- [DATA]
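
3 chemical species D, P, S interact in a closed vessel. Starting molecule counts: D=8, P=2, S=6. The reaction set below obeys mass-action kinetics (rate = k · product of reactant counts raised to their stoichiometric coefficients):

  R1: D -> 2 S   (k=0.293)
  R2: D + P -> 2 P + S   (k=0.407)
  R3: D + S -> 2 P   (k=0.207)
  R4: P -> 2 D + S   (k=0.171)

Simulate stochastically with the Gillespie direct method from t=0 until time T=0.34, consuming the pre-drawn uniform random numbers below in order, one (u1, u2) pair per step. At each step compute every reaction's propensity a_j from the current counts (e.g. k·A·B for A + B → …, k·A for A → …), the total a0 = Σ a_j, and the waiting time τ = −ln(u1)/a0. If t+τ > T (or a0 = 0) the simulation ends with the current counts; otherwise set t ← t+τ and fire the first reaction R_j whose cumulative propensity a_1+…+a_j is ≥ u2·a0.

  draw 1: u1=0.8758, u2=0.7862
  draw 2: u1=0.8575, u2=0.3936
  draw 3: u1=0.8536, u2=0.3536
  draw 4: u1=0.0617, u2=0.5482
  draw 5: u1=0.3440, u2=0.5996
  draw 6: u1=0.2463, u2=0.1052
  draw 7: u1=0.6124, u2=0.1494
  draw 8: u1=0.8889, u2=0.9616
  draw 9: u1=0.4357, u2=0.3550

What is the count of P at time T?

P at T = 9

t=0.000: D=8 P=2 S=6
Draw 1: a1=2.344, a2=6.512, a3=9.936, a4=0.342, a0=19.134; τ=−ln(0.8758)/19.134=0.007 → t=0.007; u2·a0=0.7862·19.134=15.043; a1+a2=8.856 < 15.043 ≤ a1+…+a3=18.792 → R3 fires; D=7 P=4 S=5
Draw 2: a1=2.051, a2=11.396, a3=7.245, a4=0.684, a0=21.376; τ=−ln(0.8575)/21.376=0.007 → t=0.014; u2·a0=0.3936·21.376=8.414; a1=2.051 < 8.414 ≤ a1+a2=13.447 → R2 fires; D=6 P=5 S=6
Draw 3: a1=1.758, a2=12.210, a3=7.452, a4=0.855, a0=22.275; τ=−ln(0.8536)/22.275=0.007 → t=0.021; u2·a0=0.3536·22.275=7.876; a1=1.758 < 7.876 ≤ a1+a2=13.968 → R2 fires; D=5 P=6 S=7
Draw 4: a1=1.465, a2=12.210, a3=7.245, a4=1.026, a0=21.946; τ=−ln(0.0617)/21.946=0.127 → t=0.148; u2·a0=0.5482·21.946=12.031; a1=1.465 < 12.031 ≤ a1+a2=13.675 → R2 fires; D=4 P=7 S=8
Draw 5: a1=1.172, a2=11.396, a3=6.624, a4=1.197, a0=20.389; τ=−ln(0.3440)/20.389=0.052 → t=0.200; u2·a0=0.5996·20.389=12.225; a1=1.172 < 12.225 ≤ a1+a2=12.568 → R2 fires; D=3 P=8 S=9
Draw 6: a1=0.879, a2=9.768, a3=5.589, a4=1.368, a0=17.604; τ=−ln(0.2463)/17.604=0.080 → t=0.280; u2·a0=0.1052·17.604=1.852; a1=0.879 < 1.852 ≤ a1+a2=10.647 → R2 fires; D=2 P=9 S=10
Draw 7: a1=0.586, a2=7.326, a3=4.140, a4=1.539, a0=13.591; τ=−ln(0.6124)/13.591=0.036 → t=0.316; u2·a0=0.1494·13.591=2.030; a1=0.586 < 2.030 ≤ a1+a2=7.912 → R2 fires; D=1 P=10 S=11
Draw 8: a1=0.293, a2=4.070, a3=2.277, a4=1.710, a0=8.350; τ=−ln(0.8889)/8.350=0.014 → t=0.330; u2·a0=0.9616·8.350=8.029; a1+…+a3=6.640 < 8.029 ≤ a1+…+a4=8.350 → R4 fires; D=3 P=9 S=12
Draw 9: a1=0.879, a2=10.989, a3=7.452, a4=1.539, a0=20.859; τ=−ln(0.4357)/20.859=0.040 → t=0.370 > T=0.34: stop.
Read off P at T=0.34: 9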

- [ACTIVITY]
Look through the records and copy every line that has the word "below".

- [COMPLETED TASK]
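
3 chemical species D, P, S interact in a closed vessel. Starting molecule counts: D=8, P=2, S=6. The reaction set below obeys mass-action kinetics (rate = k · product of reactant counts raised to their stoichiometric coefficients):
Simulate stochastically with the Gillespie direct method from t=0 until time T=0.34, consuming the pre-drawn uniform random numbers below in order, one (u1, u2) pair per step. At each step compute every reaction's propensity a_j from the current counts (e.g. k·A·B for A + B → …, k·A for A → …), the total a0 = Σ a_j, and the waiting time τ = −ln(u1)/a0. If t+τ > T (or a0 = 0) the simulation ends with the current counts; otherwise set t ← t+τ and fire the first reaction R_j whose cumulative propensity a_1+…+a_j is ≥ u2·a0.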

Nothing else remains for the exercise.